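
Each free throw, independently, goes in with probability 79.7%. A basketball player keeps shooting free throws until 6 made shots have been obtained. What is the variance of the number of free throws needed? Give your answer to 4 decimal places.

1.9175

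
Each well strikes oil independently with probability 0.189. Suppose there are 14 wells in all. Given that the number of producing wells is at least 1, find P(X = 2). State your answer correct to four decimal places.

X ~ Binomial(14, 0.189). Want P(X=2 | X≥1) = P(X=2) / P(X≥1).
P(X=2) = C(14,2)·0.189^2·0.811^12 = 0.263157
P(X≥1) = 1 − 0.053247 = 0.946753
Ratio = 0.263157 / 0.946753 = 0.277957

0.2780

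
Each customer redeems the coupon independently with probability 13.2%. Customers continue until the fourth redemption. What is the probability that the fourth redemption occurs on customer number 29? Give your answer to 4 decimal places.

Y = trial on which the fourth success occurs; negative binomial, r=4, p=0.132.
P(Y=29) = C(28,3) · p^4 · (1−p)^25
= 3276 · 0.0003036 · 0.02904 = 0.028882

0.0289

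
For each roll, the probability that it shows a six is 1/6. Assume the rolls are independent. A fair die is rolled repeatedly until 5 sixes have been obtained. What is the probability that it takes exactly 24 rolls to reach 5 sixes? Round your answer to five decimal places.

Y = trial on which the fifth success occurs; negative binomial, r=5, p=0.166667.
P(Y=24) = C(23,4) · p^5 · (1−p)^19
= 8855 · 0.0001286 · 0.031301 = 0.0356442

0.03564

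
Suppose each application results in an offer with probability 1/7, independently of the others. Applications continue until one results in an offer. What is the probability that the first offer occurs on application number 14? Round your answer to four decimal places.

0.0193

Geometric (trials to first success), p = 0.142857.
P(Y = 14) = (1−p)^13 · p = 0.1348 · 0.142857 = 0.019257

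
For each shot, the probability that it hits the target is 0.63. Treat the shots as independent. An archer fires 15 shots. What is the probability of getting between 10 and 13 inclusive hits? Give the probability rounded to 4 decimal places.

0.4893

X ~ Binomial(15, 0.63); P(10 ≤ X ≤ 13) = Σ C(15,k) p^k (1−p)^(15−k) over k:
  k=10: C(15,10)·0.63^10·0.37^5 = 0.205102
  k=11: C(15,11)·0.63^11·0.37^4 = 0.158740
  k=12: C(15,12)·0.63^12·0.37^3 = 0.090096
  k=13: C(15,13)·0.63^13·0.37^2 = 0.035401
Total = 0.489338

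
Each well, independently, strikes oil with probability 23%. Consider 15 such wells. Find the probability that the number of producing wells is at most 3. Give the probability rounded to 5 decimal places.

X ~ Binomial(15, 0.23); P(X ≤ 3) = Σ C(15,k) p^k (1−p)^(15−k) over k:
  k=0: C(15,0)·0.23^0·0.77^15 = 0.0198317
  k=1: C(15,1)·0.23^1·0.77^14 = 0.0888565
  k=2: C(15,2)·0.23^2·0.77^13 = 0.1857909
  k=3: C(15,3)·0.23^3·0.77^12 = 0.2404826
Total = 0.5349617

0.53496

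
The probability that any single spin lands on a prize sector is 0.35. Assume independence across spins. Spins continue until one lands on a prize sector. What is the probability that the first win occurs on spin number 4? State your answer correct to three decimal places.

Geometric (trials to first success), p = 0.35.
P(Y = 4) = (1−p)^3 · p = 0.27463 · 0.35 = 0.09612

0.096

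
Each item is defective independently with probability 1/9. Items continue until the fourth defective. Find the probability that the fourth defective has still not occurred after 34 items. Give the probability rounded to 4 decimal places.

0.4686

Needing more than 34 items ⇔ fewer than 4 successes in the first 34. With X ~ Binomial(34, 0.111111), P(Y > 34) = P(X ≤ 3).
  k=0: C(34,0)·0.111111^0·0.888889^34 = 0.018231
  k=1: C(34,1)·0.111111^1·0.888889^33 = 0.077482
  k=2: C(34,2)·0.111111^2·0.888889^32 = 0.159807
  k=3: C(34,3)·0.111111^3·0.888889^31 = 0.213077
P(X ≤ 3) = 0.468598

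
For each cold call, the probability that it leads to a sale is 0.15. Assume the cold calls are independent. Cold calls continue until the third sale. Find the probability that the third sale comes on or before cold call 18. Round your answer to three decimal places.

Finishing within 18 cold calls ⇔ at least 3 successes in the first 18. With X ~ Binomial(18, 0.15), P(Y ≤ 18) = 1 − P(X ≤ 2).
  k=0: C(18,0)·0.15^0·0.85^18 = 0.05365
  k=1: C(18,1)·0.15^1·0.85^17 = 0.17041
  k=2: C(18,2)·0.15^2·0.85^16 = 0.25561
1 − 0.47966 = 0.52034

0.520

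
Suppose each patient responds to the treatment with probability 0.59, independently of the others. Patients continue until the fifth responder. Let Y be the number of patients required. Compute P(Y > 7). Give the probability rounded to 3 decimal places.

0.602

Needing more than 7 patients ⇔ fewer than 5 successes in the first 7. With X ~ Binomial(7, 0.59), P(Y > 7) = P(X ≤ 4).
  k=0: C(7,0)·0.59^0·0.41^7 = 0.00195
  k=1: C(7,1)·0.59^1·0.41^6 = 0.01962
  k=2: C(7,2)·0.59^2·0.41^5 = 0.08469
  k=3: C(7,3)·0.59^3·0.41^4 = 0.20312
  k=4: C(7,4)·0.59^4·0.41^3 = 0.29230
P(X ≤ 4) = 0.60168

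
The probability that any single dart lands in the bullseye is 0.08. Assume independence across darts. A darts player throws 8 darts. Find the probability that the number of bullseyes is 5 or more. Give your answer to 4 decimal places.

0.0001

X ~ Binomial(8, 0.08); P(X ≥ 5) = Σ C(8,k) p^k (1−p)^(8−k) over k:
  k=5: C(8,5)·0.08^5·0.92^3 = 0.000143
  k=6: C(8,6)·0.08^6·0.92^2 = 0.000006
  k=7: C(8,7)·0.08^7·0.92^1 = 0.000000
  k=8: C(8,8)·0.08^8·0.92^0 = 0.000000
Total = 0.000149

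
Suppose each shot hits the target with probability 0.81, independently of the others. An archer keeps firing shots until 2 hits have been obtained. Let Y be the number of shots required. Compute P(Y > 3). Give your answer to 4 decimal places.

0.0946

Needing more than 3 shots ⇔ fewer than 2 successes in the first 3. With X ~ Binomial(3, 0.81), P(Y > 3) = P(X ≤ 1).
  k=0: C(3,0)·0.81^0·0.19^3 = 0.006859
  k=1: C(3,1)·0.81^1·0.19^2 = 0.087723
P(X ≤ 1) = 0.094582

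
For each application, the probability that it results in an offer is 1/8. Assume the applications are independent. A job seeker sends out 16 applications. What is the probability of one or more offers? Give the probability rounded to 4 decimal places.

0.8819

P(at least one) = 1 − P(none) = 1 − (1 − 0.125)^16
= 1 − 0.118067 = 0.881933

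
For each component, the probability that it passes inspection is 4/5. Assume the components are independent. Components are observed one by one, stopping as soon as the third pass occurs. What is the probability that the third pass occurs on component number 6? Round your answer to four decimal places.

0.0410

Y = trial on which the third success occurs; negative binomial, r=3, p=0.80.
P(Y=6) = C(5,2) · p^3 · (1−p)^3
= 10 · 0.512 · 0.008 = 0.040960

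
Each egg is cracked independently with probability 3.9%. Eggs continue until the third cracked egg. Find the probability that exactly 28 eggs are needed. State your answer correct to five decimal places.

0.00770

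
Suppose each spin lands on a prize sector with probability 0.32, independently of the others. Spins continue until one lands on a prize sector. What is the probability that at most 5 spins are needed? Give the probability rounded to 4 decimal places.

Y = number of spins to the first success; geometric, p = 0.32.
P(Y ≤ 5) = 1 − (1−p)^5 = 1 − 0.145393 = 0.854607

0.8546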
:::
[Activity]:
The full material has to be written out again exactly as shown.

[Solution for this exercise]:
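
Each free throw, independently, goes in with probability 79.7%. A basketball player keeps shooting free throws until 6 made shots have been obtained. What is the variance of the number of free throws needed? Give your answer to 4 decimal places.

1.9175

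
Each well strikes oil independently with probability 0.189. Suppose there are 14 wells in all. Given that the number of producing wells is at least 1, find P(X = 2). State your answer correct to four decimal places.

X ~ Binomial(14, 0.189). Want P(X=2 | X≥1) = P(X=2) / P(X≥1).
P(X=2) = C(14,2)·0.189^2·0.811^12 = 0.263157
P(X≥1) = 1 − 0.053247 = 0.946753
Ratio = 0.263157 / 0.946753 = 0.277957

0.2780

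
Each customer redeems the coupon independently with probability 13.2%. Customers continue until the fourth redemption. What is the probability that the fourth redemption occurs on customer number 29? Give your answer to 4 decimal places.

Y = trial on which the fourth success occurs; negative binomial, r=4, p=0.132.
P(Y=29) = C(28,3) · p^4 · (1−p)^25
= 3276 · 0.0003036 · 0.02904 = 0.028882

0.0289

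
For each roll, the probability that it shows a six is 1/6. Assume the rolls are independent. A fair die is rolled repeatedly until 5 sixes have been obtained. What is the probability that it takes exactly 24 rolls to reach 5 sixes? Round your answer to five decimal places.

Y = trial on which the fifth success occurs; negative binomial, r=5, p=0.166667.
P(Y=24) = C(23,4) · p^5 · (1−p)^19
= 8855 · 0.0001286 · 0.031301 = 0.0356442

0.03564

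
Suppose each application results in an offer with probability 1/7, independently of the others. Applications continue until one results in an offer. What is the probability that the first offer occurs on application number 14? Round your answer to four decimal places.

0.0193

Geometric (trials to first success), p = 0.142857.
P(Y = 14) = (1−p)^13 · p = 0.1348 · 0.142857 = 0.019257

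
For each shot, the probability that it hits the target is 0.63. Treat the shots as independent. An archer fires 15 shots. What is the probability of getting between 10 and 13 inclusive hits? Give the probability rounded to 4 decimal places.

0.4893

X ~ Binomial(15, 0.63); P(10 ≤ X ≤ 13) = Σ C(15,k) p^k (1−p)^(15−k) over k:
  k=10: C(15,10)·0.63^10·0.37^5 = 0.205102
  k=11: C(15,11)·0.63^11·0.37^4 = 0.158740
  k=12: C(15,12)·0.63^12·0.37^3 = 0.090096
  k=13: C(15,13)·0.63^13·0.37^2 = 0.035401
Total = 0.489338

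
Each well, independently, strikes oil with probability 23%. Consider 15 such wells. Find the probability that the number of producing wells is at most 3. Give the probability rounded to 5 decimal places.

X ~ Binomial(15, 0.23); P(X ≤ 3) = Σ C(15,k) p^k (1−p)^(15−k) over k:
  k=0: C(15,0)·0.23^0·0.77^15 = 0.0198317
  k=1: C(15,1)·0.23^1·0.77^14 = 0.0888565
  k=2: C(15,2)·0.23^2·0.77^13 = 0.1857909
  k=3: C(15,3)·0.23^3·0.77^12 = 0.2404826
Total = 0.5349617

0.53496

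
The probability that any single spin lands on a prize sector is 0.35. Assume independence across spins. Spins continue until one lands on a prize sector. What is the probability that the first win occurs on spin number 4? State your answer correct to three decimal places.

Geometric (trials to first success), p = 0.35.
P(Y = 4) = (1−p)^3 · p = 0.27463 · 0.35 = 0.09612

0.096

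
Each item is defective independently with probability 1/9. Items continue until the fourth defective. Find the probability that the fourth defective has still not occurred after 34 items. Give the probability rounded to 4 decimal places.

0.4686

Needing more than 34 items ⇔ fewer than 4 successes in the first 34. With X ~ Binomial(34, 0.111111), P(Y > 34) = P(X ≤ 3).
  k=0: C(34,0)·0.111111^0·0.888889^34 = 0.018231
  k=1: C(34,1)·0.111111^1·0.888889^33 = 0.077482
  k=2: C(34,2)·0.111111^2·0.888889^32 = 0.159807
  k=3: C(34,3)·0.111111^3·0.888889^31 = 0.213077
P(X ≤ 3) = 0.468598

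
For each cold call, the probability that it leads to a sale is 0.15. Assume the cold calls are independent. Cold calls continue until the third sale. Find the probability that the third sale comes on or before cold call 18. Round your answer to three decimal places.

Finishing within 18 cold calls ⇔ at least 3 successes in the first 18. With X ~ Binomial(18, 0.15), P(Y ≤ 18) = 1 − P(X ≤ 2).
  k=0: C(18,0)·0.15^0·0.85^18 = 0.05365
  k=1: C(18,1)·0.15^1·0.85^17 = 0.17041
  k=2: C(18,2)·0.15^2·0.85^16 = 0.25561
1 − 0.47966 = 0.52034

0.520

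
Suppose each patient responds to the treatment with probability 0.59, independently of the others. Patients continue until the fifth responder. Let Y be the number of patients required. Compute P(Y > 7). Give the probability rounded to 3 decimal places.

0.602

Needing more than 7 patients ⇔ fewer than 5 successes in the first 7. With X ~ Binomial(7, 0.59), P(Y > 7) = P(X ≤ 4).
  k=0: C(7,0)·0.59^0·0.41^7 = 0.00195
  k=1: C(7,1)·0.59^1·0.41^6 = 0.01962
  k=2: C(7,2)·0.59^2·0.41^5 = 0.08469
  k=3: C(7,3)·0.59^3·0.41^4 = 0.20312
  k=4: C(7,4)·0.59^4·0.41^3 = 0.29230
P(X ≤ 4) = 0.60168

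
The probability that any single dart lands in the bullseye is 0.08. Assume independence across darts. A darts player throws 8 darts. Find the probability that the number of bullseyes is 5 or more. Give your answer to 4 decimal places.

0.0001

X ~ Binomial(8, 0.08); P(X ≥ 5) = Σ C(8,k) p^k (1−p)^(8−k) over k:
  k=5: C(8,5)·0.08^5·0.92^3 = 0.000143
  k=6: C(8,6)·0.08^6·0.92^2 = 0.000006
  k=7: C(8,7)·0.08^7·0.92^1 = 0.000000
  k=8: C(8,8)·0.08^8·0.92^0 = 0.000000
Total = 0.000149

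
Suppose each shot hits the target with probability 0.81, independently of the others. An archer keeps firing shots until 2 hits have been obtained. Let Y be the number of shots required. Compute P(Y > 3). Give your answer to 4 decimal places.

0.0946

Needing more than 3 shots ⇔ fewer than 2 successes in the first 3. With X ~ Binomial(3, 0.81), P(Y > 3) = P(X ≤ 1).
  k=0: C(3,0)·0.81^0·0.19^3 = 0.006859
  k=1: C(3,1)·0.81^1·0.19^2 = 0.087723
P(X ≤ 1) = 0.094582

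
For each application, the probability that it results in an offer is 1/8. Assume the applications are independent. A job seeker sends out 16 applications. What is the probability of one or more offers? Give the probability rounded to 4 decimal places.

0.8819

P(at least one) = 1 − P(none) = 1 − (1 − 0.125)^16
= 1 − 0.118067 = 0.881933

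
For each component, the probability that it passes inspection is 4/5. Assume the components are independent. Components are observed one by one, stopping as soon as the third pass occurs. What is the probability that the third pass occurs on component number 6? Round your answer to four decimal places.

0.0410

Y = trial on which the third success occurs; negative binomial, r=3, p=0.80.
P(Y=6) = C(5,2) · p^3 · (1−p)^3
= 10 · 0.512 · 0.008 = 0.040960

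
Each egg is cracked independently with probability 3.9%. Eggs continue until the third cracked egg. Find the probability that exactly 28 eggs are needed. State your answer correct to five decimal places.

0.00770

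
Suppose each spin lands on a prize sector with probability 0.32, independently of the others. Spins continue until one lands on a prize sector. What is the probability that at most 5 spins are needed? Give the probability rounded to 4 decimal places.

Y = number of spins to the first success; geometric, p = 0.32.
P(Y ≤ 5) = 1 − (1−p)^5 = 1 − 0.145393 = 0.854607

0.8546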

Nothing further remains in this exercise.